| Exercise details |
Return the line containing "In 3-space, a plane Π_1: 6x" and every line after it through the end of the entries below, with no other lines.

** Opening Input records block **

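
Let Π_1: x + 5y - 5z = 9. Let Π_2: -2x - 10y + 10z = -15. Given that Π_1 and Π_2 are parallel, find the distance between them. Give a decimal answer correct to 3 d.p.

0.210

Rescale Π_2 by 1/(-2): x + 5y - 5z = 15/2. Then distance = |9 − (15/2)| / √51 ≈ 0.210.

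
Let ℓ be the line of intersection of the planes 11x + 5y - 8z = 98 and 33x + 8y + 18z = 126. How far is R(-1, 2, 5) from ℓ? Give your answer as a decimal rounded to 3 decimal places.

10.204

Direction of ℓ: (11, 5, -8) × (33, 8, 18) = (154, -462, -77).
A point on ℓ: solving the two plane equations with x = 8 gives (8, -6, -5).
Taking (8, -6, -5) on ℓ with direction v = (154, -462, -77): w = R − (8, -6, -5) = (-9, 8, 10), and w × v = (4004, 847, 2926).
Distance = |w × v| / |v| = √25310901 / √243089 ≈ 10.204.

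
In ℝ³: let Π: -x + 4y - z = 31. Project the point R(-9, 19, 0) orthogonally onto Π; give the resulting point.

(-6, 7, 3)

Foot = R − λn with λ = (n·R − d)/|n|² = (85 − 31)/18 = 3.
Foot = (-9, 19, 0) − 3·(-1, 4, -1) = (-6, 7, 3).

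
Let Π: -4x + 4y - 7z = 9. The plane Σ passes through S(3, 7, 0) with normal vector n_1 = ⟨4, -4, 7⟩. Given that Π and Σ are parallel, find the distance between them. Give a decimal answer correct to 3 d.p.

0.778

Σ: n_1·r = n_1·S gives 4x - 4y + 7z = -16.
Rescale Σ by 1/(-1): -4x + 4y - 7z = 16. Then distance = |9 − 16| / √81 ≈ 0.778.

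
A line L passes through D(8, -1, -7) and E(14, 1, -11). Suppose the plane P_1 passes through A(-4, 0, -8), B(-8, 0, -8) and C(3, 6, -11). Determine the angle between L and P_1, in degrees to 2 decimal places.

A direction vector for L is E − D = (6, 2, -4).
AB = (-4, 0, 0), AC = (7, 6, -3); a normal to P_1 is AB × AC = (0, -12, -24).
Using A: P_1 has equation -12y - 24z = 192.
sin θ = |n·v| / (|n||v|) = |72| / (√720 · √56) = 0.35857.
θ ≈ 21.01°.

21.01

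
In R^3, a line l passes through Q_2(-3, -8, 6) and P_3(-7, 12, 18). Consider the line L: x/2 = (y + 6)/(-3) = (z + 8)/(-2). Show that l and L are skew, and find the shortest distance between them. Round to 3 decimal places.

12.678

A direction vector for l is P_3 − Q_2 = (-4, 20, 12).
L has direction (2, -3, -2) through (0, -6, -8).
Common perpendicular direction n = (-4, 20, 12) × (2, -3, -2) = (-4, 16, -28).
With w = (0, -6, -8) − (-3, -8, 6) = (3, 2, -14), w · n = 412.
Since n ≠ 0 the lines are not parallel, and w · n = 412 ≠ 0 so they do not intersect; hence they are skew.
Distance = |w · n| / |n| = |412| / √1056 ≈ 12.678.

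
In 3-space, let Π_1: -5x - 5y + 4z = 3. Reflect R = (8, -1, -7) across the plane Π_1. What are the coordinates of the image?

λ = (n·R − d)/|n|² = (-63 − 3)/66 = -1.
Reflection = R − 2λn = (8, -1, -7) − (-2)·(-5, -5, 4) = (-2, -11, 1).

(-2, -11, 1)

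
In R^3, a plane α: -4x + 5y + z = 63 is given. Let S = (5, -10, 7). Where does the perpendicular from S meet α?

Foot = S − λn with λ = (n·S − d)/|n|² = (-63 − 63)/42 = -3.
Foot = (5, -10, 7) − (-3)·(-4, 5, 1) = (-7, 5, 10).

(-7, 5, 10)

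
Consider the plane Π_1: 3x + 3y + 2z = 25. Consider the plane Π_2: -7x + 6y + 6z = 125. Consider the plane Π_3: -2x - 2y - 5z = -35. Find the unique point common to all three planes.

(-5, 10, 5)

Solving the 3×3 linear system 3x + 3y + 2z = 25, -7x + 6y + 6z = 125, -2x - 2y - 5z = -35 (e.g. by elimination or Cramer's rule, determinant = -143) gives (-5, 10, 5).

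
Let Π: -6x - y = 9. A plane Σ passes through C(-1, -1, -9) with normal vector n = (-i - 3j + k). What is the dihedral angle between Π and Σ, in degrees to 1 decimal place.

Σ: n·r = n·C gives -x - 3y + z = -5.
cos θ = |n₁·n₂| / (|n₁||n₂|) = |9| / (√37 · √11).
θ = arccos(0.44611) ≈ 63.5°.

63.5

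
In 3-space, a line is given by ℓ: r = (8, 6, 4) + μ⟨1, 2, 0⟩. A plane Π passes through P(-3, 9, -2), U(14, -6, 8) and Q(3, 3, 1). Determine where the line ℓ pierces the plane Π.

PU = (17, -15, 10), PQ = (6, -6, 3); a normal to Π is PU × PQ = (15, 9, -12).
Using P: Π has equation 15x + 9y - 12z = 60.
Substitute r = (8, 6, 4) + t(1, 2, 0) into the plane: 126 + 33t = 60, so t = -2.
Intersection: (8, 6, 4) + (-2)·(1, 2, 0) = (6, 2, 4).

(6, 2, 4)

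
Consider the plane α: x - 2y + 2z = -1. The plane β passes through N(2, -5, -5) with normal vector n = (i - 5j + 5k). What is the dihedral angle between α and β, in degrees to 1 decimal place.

β: n·r = n·N gives x - 5y + 5z = 2.
cos θ = |n₁·n₂| / (|n₁||n₂|) = |21| / (√9 · √51).
θ = arccos(0.98020) ≈ 11.4°.

11.4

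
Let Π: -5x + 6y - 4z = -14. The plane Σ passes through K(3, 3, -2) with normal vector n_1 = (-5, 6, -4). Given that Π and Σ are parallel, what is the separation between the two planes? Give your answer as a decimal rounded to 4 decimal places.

2.8490

Σ: n_1·r = n_1·K gives -5x + 6y - 4z = 11.
Same normal n = (-5, 6, -4) with |n| = √77; distance = |-14 − 11| / |n| = 25/√77 ≈ 2.8490.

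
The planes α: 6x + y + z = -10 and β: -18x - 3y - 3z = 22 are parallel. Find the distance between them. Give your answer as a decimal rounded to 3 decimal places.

Rescale β by 1/(-3): 6x + y + z = -22/3. Then distance = |-10 − (-22/3)| / √38 ≈ 0.433.

0.433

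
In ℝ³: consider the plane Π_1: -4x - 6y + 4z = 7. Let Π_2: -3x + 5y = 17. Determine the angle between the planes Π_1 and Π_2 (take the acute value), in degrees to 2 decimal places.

68.02

cos θ = |n₁·n₂| / (|n₁||n₂|) = |-18| / (√68 · √34).
θ = arccos(0.37435) ≈ 68.02°.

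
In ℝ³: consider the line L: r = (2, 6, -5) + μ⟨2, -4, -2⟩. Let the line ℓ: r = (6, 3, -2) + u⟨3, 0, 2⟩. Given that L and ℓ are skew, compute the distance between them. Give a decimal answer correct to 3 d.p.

Common perpendicular direction n = (2, -4, -2) × (3, 0, 2) = (-8, -10, 12).
With w = (6, 3, -2) − (2, 6, -5) = (4, -3, 3), w · n = 34.
Distance = |w · n| / |n| = |34| / √308 ≈ 1.937.

1.937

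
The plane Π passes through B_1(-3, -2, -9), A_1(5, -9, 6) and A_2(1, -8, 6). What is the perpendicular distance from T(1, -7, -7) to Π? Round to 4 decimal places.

B_1A_1 = (8, -7, 15), B_1A_2 = (4, -6, 15); a normal to Π is B_1A_1 × B_1A_2 = (-15, -60, -20).
Using B_1: Π has equation -15x - 60y - 20z = 345.
n·T − d = (-15)·(1) + (-60)·(-7) + (-20)·(-7) − 345 = 200; |n| = √4225.
Distance = |200| / √4225 = 200/√4225 ≈ 3.0769.

3.0769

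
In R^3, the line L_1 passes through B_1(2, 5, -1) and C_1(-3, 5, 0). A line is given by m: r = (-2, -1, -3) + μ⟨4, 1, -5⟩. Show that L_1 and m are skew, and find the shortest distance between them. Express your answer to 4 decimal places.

6.4784

A direction vector for L_1 is C_1 − B_1 = (-5, 0, 1).
Common perpendicular direction n = (-5, 0, 1) × (4, 1, -5) = (-1, -21, -5).
With w = (-2, -1, -3) − (2, 5, -1) = (-4, -6, -2), w · n = 140.
Since n ≠ 0 the lines are not parallel, and w · n = 140 ≠ 0 so they do not intersect; hence they are skew.
Distance = |w · n| / |n| = |140| / √467 ≈ 6.4784.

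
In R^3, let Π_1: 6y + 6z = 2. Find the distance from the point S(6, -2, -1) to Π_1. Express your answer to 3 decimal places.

n·S − d = (0)·(6) + (6)·(-2) + (6)·(-1) − 2 = -20; |n| = √72.
Distance = |-20| / √72 = 20/√72 ≈ 2.357.

2.357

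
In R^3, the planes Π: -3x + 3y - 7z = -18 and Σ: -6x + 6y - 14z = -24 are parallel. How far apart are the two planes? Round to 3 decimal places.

Rescale Σ by 1/2: -3x + 3y - 7z = -12. Then distance = |-18 − (-12)| / √67 ≈ 0.733.

0.733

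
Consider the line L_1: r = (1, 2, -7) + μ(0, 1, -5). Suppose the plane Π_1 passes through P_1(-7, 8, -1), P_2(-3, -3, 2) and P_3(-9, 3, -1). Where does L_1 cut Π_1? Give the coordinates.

P_1P_2 = (4, -11, 3), P_1P_3 = (-2, -5, 0); a normal to Π_1 is P_1P_2 × P_1P_3 = (15, -6, -42).
Using P_1: Π_1 has equation 15x - 6y - 42z = -111.
Substitute r = (1, 2, -7) + t(0, 1, -5) into the plane: 297 + 204t = -111, so t = -2.
Intersection: (1, 2, -7) + (-2)·(0, 1, -5) = (1, 0, 3).

(1, 0, 3)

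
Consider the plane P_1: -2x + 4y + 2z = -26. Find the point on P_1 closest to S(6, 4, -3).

(8, 0, -5)

Foot = S − λn with λ = (n·S − d)/|n|² = (-2 − (-26))/24 = 1.
Foot = (6, 4, -3) − 1·(-2, 4, 2) = (8, 0, -5).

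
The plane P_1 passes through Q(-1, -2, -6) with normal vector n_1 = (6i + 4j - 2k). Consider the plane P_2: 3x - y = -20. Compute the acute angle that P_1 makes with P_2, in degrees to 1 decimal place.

53.7

P_1: n_1·r = n_1·Q gives 6x + 4y - 2z = -2.
cos θ = |n₁·n₂| / (|n₁||n₂|) = |14| / (√56 · √10).
θ = arccos(0.59161) ≈ 53.7°.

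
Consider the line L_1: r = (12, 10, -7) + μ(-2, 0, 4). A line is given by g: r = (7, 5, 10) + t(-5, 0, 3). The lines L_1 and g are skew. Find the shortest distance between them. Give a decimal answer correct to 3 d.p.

5.000

Common perpendicular direction n = (-2, 0, 4) × (-5, 0, 3) = (0, -14, 0).
With w = (7, 5, 10) − (12, 10, -7) = (-5, -5, 17), w · n = 70.
Distance = |w · n| / |n| = |70| / √196 ≈ 5.000.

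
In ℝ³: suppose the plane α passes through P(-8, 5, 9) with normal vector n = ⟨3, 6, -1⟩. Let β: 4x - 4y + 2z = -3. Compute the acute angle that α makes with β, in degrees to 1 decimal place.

69.9

α: n·r = n·P gives 3x + 6y - z = -3.
cos θ = |n₁·n₂| / (|n₁||n₂|) = |-14| / (√46 · √36).
θ = arccos(0.34403) ≈ 69.9°.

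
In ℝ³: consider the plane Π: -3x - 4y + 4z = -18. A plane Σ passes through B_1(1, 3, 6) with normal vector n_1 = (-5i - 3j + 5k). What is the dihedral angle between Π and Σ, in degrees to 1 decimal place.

Σ: n_1·r = n_1·B_1 gives -5x - 3y + 5z = 16.
cos θ = |n₁·n₂| / (|n₁||n₂|) = |47| / (√41 · √59).
θ = arccos(0.95561) ≈ 17.1°.

17.1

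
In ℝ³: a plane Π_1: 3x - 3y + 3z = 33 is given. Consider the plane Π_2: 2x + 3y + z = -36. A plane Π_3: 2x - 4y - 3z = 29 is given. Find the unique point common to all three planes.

(-3, -11, 3)

Solving the 3×3 linear system 3x - 3y + 3z = 33, 2x + 3y + z = -36, 2x - 4y - 3z = 29 (e.g. by elimination or Cramer's rule, determinant = -81) gives (-3, -11, 3).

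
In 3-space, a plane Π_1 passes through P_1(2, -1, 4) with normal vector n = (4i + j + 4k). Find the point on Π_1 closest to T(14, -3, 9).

(6, -5, 1)

Π_1: n·r = n·P_1 gives 4x + y + 4z = 23.
Foot = T − λn with λ = (n·T − d)/|n|² = (89 − 23)/33 = 2.
Foot = (14, -3, 9) − 2·(4, 1, 4) = (6, -5, 1).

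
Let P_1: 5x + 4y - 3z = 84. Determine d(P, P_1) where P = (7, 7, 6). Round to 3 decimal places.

n·P − d = (5)·(7) + (4)·(7) + (-3)·(6) − 84 = -39; |n| = √50.
Distance = |-39| / √50 = 39/√50 ≈ 5.515.

5.515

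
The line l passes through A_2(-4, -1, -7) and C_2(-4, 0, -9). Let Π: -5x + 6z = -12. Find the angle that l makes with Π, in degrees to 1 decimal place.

A direction vector for l is C_2 − A_2 = (0, 1, -2).
sin θ = |n·v| / (|n||v|) = |-12| / (√61 · √5) = 0.68712.
θ ≈ 43.4°.

43.4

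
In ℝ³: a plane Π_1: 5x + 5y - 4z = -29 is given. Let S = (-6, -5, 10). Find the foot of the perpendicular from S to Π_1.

(-1, 0, 6)

Foot = S − λn with λ = (n·S − d)/|n|² = (-95 − (-29))/66 = -1.
Foot = (-6, -5, 10) − (-1)·(5, 5, -4) = (-1, 0, 6).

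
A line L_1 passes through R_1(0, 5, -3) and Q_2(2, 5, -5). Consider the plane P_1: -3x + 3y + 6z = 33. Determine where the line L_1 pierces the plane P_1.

A direction vector for L_1 is Q_2 − R_1 = (2, 0, -2).
Substitute r = (0, 5, -3) + t(2, 0, -2) into the plane: -3 + (-18)t = 33, so t = -2.
Intersection: (0, 5, -3) + (-2)·(2, 0, -2) = (-4, 5, 1).

(-4, 5, 1)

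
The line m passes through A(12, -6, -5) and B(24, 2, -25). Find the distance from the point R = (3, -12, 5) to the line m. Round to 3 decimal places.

2.924

A direction vector for m is B − A = (12, 8, -20).
Taking (12, -6, -5) on m with direction v = (12, 8, -20): w = R − (12, -6, -5) = (-9, -6, 10), and w × v = (40, -60, 0).
Distance = |w × v| / |v| = √5200 / √608 ≈ 2.924.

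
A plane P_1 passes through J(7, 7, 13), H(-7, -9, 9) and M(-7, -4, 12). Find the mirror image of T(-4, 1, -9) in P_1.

JH = (-14, -16, -4), JM = (-14, -11, -1); a normal to P_1 is JH × JM = (-28, 42, -70).
Using J: P_1 has equation -28x + 42y - 70z = -812.
λ = (n·T − d)/|n|² = (784 − (-812))/7448 = 3/14.
Reflection = T − 2λn = (-4, 1, -9) − (3/7)·(-28, 42, -70) = (8, -17, 21).

(8, -17, 21)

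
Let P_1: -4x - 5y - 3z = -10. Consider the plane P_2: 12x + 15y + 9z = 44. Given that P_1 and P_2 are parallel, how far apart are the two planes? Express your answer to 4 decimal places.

0.6600

Rescale P_2 by 1/(-3): -4x - 5y - 3z = -44/3. Then distance = |-10 − (-44/3)| / √50 ≈ 0.6600.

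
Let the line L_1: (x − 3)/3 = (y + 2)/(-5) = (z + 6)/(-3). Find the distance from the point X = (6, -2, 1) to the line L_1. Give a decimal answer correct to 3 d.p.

7.393

L_1 has direction (3, -5, -3) through (3, -2, -6).
Taking (3, -2, -6) on L_1 with direction v = (3, -5, -3): w = X − (3, -2, -6) = (3, 0, 7), and w × v = (35, 30, -15).
Distance = |w × v| / |v| = √2350 / √43 ≈ 7.393.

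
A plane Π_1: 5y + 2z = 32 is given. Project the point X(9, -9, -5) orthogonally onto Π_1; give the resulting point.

(9, 6, 1)

Foot = X − λn with λ = (n·X − d)/|n|² = (-55 − 32)/29 = -3.
Foot = (9, -9, -5) − (-3)·(0, 5, 2) = (9, 6, 1).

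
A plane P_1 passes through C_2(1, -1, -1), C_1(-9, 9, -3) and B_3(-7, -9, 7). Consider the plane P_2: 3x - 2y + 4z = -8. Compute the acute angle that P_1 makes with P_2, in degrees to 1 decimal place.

53.0

C_2C_1 = (-10, 10, -2), C_2B_3 = (-8, -8, 8); a normal to P_1 is C_2C_1 × C_2B_3 = (64, 96, 160).
Using C_2: P_1 has equation 64x + 96y + 160z = -192.
cos θ = |n₁·n₂| / (|n₁||n₂|) = |640| / (√38912 · √29).
θ = arccos(0.60248) ≈ 53.0°.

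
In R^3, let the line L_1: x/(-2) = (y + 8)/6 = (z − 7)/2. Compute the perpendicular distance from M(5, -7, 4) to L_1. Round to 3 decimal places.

5.721

L_1 has direction (-2, 6, 2) through (0, -8, 7).
Taking (0, -8, 7) on L_1 with direction v = (-2, 6, 2): w = M − (0, -8, 7) = (5, 1, -3), and w × v = (20, -4, 32).
Distance = |w × v| / |v| = √1440 / √44 ≈ 5.721.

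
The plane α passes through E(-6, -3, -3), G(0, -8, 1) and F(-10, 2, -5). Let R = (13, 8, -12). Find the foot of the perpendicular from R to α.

(-2, 2, 3)

EG = (6, -5, 4), EF = (-4, 5, -2); a normal to α is EG × EF = (-10, -4, 10).
Using E: α has equation -10x - 4y + 10z = 42.
Foot = R − λn with λ = (n·R − d)/|n|² = (-282 − 42)/216 = -3/2.
Foot = (13, 8, -12) − (-3/2)·(-10, -4, 10) = (-2, 2, 3).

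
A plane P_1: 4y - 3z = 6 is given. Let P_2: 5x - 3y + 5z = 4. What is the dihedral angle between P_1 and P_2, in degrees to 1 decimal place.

cos θ = |n₁·n₂| / (|n₁||n₂|) = |-27| / (√25 · √59).
θ = arccos(0.70302) ≈ 45.3°.

45.3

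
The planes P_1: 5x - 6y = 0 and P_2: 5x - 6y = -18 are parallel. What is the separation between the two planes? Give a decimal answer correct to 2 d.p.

2.30

Same normal n = (5, -6, 0) with |n| = √61; distance = |0 − (-18)| / |n| = 18/√61 ≈ 2.30.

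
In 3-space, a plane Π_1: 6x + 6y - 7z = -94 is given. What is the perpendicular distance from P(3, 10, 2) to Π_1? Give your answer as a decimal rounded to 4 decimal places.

14.3636

n·P − d = (6)·(3) + (6)·(10) + (-7)·(2) − (-94) = 158; |n| = √121.
Distance = |158| / √121 = 158/√121 ≈ 14.3636.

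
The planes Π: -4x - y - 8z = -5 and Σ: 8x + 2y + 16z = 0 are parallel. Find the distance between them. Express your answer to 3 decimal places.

Rescale Σ by 1/(-2): -4x - y - 8z = 0. Then distance = |-5 − 0| / √81 ≈ 0.556.

0.556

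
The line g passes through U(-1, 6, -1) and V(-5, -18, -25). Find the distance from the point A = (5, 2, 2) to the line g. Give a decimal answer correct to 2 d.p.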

** Closing Input records block **

| Output for this task |
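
In 3-space, a plane Π_1: 6x + 6y - 7z = -94 is given. What is the perpendicular distance from P(3, 10, 2) to Π_1? Give your answer as a decimal rounded to 4 decimal places.

14.3636

n·P − d = (6)·(3) + (6)·(10) + (-7)·(2) − (-94) = 158; |n| = √121.
Distance = |158| / √121 = 158/√121 ≈ 14.3636.

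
The planes Π: -4x - y - 8z = -5 and Σ: 8x + 2y + 16z = 0 are parallel. Find the distance between them. Express your answer to 3 decimal places.

Rescale Σ by 1/(-2): -4x - y - 8z = 0. Then distance = |-5 − 0| / √81 ≈ 0.556.

0.556

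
The line g passes through U(-1, 6, -1) and V(-5, -18, -25). Find the distance from the point A = (5, 2, 2) to the line g. Give a decimal answer correct to 2 d.p.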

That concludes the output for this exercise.